Task brief
Locate the word "Caledon" in the data below, then copy every line that holds it.
════
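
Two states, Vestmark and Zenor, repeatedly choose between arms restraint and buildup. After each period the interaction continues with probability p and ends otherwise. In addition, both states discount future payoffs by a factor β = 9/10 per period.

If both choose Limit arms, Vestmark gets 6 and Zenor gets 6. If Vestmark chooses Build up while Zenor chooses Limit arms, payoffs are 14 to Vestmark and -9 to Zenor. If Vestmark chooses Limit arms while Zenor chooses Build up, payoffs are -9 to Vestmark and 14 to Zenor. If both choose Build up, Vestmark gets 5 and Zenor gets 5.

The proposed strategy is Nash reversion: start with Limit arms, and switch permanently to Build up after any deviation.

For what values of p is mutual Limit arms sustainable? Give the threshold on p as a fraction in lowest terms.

80/81

Expected continuation weight on next period's payoff is β·p = 9/10·p, which plays the role of the discount factor.
Cooperation requires 9/10·p ≥ (14−6)/(14−5) = 8/9, hence p ≥ 80/81.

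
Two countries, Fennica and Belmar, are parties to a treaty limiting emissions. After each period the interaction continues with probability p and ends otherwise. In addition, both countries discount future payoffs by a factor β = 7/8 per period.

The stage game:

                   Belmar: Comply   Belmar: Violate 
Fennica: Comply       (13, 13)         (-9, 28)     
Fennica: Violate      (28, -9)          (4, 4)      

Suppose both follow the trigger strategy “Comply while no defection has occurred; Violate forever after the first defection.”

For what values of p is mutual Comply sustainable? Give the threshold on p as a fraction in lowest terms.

5/7

With continuation probability p and discount β, the effective per-period discount factor is βp.
Grim-trigger IC: βp ≥ (28−13)/(28−4) = 5/8.
So p ≥ (5/8)/(7/8) = 5/7.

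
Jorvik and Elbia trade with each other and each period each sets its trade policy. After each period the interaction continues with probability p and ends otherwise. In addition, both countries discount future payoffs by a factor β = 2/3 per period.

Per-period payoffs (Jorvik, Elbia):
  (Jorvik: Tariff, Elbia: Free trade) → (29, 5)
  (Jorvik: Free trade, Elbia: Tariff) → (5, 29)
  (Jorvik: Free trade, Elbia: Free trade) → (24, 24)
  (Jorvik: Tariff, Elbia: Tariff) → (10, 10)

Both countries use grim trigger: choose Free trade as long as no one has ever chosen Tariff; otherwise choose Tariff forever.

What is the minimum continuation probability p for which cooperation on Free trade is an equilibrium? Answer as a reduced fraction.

Expected continuation weight on next period's payoff is β·p = 2/3·p, which plays the role of the discount factor.
Cooperation requires 2/3·p ≥ (29−24)/(29−10) = 5/19, hence p ≥ 15/38.

15/38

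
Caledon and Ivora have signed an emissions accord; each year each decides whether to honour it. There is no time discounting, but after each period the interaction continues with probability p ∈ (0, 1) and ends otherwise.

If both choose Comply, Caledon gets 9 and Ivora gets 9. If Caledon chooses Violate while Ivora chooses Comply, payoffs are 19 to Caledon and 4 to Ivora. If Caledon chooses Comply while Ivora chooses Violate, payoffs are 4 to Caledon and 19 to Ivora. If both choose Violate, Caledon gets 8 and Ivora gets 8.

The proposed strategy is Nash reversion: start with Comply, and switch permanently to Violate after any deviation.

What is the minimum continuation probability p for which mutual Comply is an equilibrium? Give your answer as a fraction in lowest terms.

10/11

Expected cooperation value is 9 + p·9 + p²·9 + … = 9/(1−p); deviation gives 19 + p·8/(1−p).
9 ≥ 19(1−p) + 8p ⇒ 11p ≥ 10 ⇒ p ≥ 10/11.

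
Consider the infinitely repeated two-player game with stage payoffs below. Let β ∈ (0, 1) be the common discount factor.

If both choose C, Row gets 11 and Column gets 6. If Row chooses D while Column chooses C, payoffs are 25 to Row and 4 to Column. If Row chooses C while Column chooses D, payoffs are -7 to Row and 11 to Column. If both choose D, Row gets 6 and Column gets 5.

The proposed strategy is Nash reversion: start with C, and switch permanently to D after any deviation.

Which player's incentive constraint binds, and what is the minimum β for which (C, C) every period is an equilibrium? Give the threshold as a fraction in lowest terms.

For Row: deviation gain 25−11 = 14, per-period punishment loss 11−6 = 5. IC gives β ≥ 14/19.
For Column: gain 5, loss 1 per period, so β ≥ 5/6.
The tighter constraint is Column's, so cooperation needs β ≥ 5/6.

Column; β ≥ 5/6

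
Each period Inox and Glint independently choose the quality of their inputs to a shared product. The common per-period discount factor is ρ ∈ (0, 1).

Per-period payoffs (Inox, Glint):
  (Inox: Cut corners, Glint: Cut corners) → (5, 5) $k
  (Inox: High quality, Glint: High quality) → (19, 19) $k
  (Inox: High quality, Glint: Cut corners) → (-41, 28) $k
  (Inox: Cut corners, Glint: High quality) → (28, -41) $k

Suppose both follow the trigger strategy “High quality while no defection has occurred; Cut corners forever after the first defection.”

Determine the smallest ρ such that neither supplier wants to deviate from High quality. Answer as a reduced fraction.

9/23

Cooperation forever yields 19 each period: 19/(1−ρ).
Deviating yields 28 once, then 5 forever: 28 + 5ρ/(1−ρ).
No profitable deviation requires 19/(1−ρ) ≥ 28 + 5ρ/(1−ρ).
Multiplying by (1−ρ): 19 ≥ 28(1−ρ) + 5ρ = 28 − 23ρ.
So 23ρ ≥ 9, i.e. ρ ≥ 9/23.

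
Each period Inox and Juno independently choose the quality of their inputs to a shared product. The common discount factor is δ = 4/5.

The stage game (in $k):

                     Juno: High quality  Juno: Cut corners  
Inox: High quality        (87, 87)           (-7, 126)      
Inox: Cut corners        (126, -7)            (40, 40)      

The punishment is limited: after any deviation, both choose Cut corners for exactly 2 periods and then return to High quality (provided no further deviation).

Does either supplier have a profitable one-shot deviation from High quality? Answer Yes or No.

Comparing payoff streams over the 3 periods until play realigns: cooperate → 87(1+δ+…+δ^2); deviate → 126 + 40(δ+…+δ^2).
Cooperation is sustained iff (87−40)(δ+…+δ^2) ≥ 126−87.
δ+…+δ^2 = 4/5·(1−(4/5)^2)/(1−4/5) = 1.4400, and (126−87)/(87−40) = 0.8298.
1.4400 ≥ 0.8298, so cooperation is sustainable.

No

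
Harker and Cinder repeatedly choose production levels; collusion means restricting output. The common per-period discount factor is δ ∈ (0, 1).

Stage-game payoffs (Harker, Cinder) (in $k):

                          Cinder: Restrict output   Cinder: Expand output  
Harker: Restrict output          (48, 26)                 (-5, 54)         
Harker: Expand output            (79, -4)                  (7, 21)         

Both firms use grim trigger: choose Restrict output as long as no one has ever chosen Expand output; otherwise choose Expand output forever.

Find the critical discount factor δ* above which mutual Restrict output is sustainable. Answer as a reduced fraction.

Harker's threshold: (79−48)/(79−7) = 31/72.
Cinder's threshold: (54−26)/(54−21) = 28/33.
31/72 < 28/33, so Cinder binds and δ* = 28/33.

28/33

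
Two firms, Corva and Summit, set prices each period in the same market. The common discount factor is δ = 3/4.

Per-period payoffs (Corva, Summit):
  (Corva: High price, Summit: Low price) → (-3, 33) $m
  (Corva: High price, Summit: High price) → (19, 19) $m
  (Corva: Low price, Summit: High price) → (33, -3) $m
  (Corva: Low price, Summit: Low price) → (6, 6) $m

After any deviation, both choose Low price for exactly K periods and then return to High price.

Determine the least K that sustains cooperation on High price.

No profitable deviation requires (19−6)(δ+…+δ^K) ≥ 33−19, i.e. δ+…+δ^K ≥ 14/13 ≈ 1.0769.
With δ = 3/4, the partial sums are K=1: 0.7500, K=2: 1.3125.
K = 2 is the first length at which the sum reaches 1.0769.

2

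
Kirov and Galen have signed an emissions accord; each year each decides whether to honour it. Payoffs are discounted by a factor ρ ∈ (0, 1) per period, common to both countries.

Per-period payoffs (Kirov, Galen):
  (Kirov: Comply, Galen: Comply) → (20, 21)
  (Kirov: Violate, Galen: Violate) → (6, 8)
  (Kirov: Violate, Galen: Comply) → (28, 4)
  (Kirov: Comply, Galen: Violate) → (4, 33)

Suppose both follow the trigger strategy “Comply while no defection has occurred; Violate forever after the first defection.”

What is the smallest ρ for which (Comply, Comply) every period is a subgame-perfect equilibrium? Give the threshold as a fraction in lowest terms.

12/25

Kirov: cooperation gives 20 each period; deviation gives 28 once then 6 forever.
  20/(1−ρ) ≥ 28 + 6ρ/(1−ρ) ⇒ ρ ≥ 8/22 = 4/11.
Galen: cooperation gives 21 each period; deviation gives 33 once then 8 forever.
  ρ ≥ 12/25.
Both must hold, so the binding constraint is Galen's: ρ ≥ 12/25.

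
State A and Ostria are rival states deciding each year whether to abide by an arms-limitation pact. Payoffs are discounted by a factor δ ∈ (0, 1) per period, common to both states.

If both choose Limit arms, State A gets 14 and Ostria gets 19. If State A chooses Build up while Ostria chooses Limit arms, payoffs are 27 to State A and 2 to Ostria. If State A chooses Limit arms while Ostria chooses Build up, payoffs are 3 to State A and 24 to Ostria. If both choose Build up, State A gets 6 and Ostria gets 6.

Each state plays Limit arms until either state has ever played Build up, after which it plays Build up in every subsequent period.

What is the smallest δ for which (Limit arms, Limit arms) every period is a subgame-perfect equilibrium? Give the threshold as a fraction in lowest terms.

State A's threshold: (27−14)/(27−6) = 13/21.
Ostria's threshold: (24−19)/(24−6) = 5/18.
13/21 > 5/18, so State A binds and δ* = 13/21.

13/21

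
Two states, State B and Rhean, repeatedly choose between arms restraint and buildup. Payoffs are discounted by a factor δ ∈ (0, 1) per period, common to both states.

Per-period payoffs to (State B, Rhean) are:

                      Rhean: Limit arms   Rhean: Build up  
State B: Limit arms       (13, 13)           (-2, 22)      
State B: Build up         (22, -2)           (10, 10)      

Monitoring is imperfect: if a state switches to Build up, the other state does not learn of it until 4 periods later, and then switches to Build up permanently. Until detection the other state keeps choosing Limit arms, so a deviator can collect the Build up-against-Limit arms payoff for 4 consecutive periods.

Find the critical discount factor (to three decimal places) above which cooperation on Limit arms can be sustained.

Deviating for the 4 undetected periods gains 22−13 = 9 per period over cooperation, then loses 13−10 = 3 per period forever once punishment starts.
Gain: 9(1 + δ + … + δ^3); loss: 3·δ^4/(1−δ).
No profitable deviation ⇔ 9(1−δ^4) ≤ 3·δ^4, i.e. δ^4 ≥ 9/(9+3) = 3/4.
Hence δ ≥ (3/4)^(1/4) ≈ 0.931.

0.931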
════
Worked solution
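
Caledon and Ivora have signed an emissions accord; each year each decides whether to honour it. There is no time discounting, but after each period the interaction continues with probability p ∈ (0, 1) and ends otherwise.
If both choose Comply, Caledon gets 9 and Ivora gets 9. If Caledon chooses Violate while Ivora chooses Comply, payoffs are 19 to Caledon and 4 to Ivora. If Caledon chooses Comply while Ivora chooses Violate, payoffs are 4 to Caledon and 19 to Ivora. If both choose Violate, Caledon gets 8 and Ivora gets 8.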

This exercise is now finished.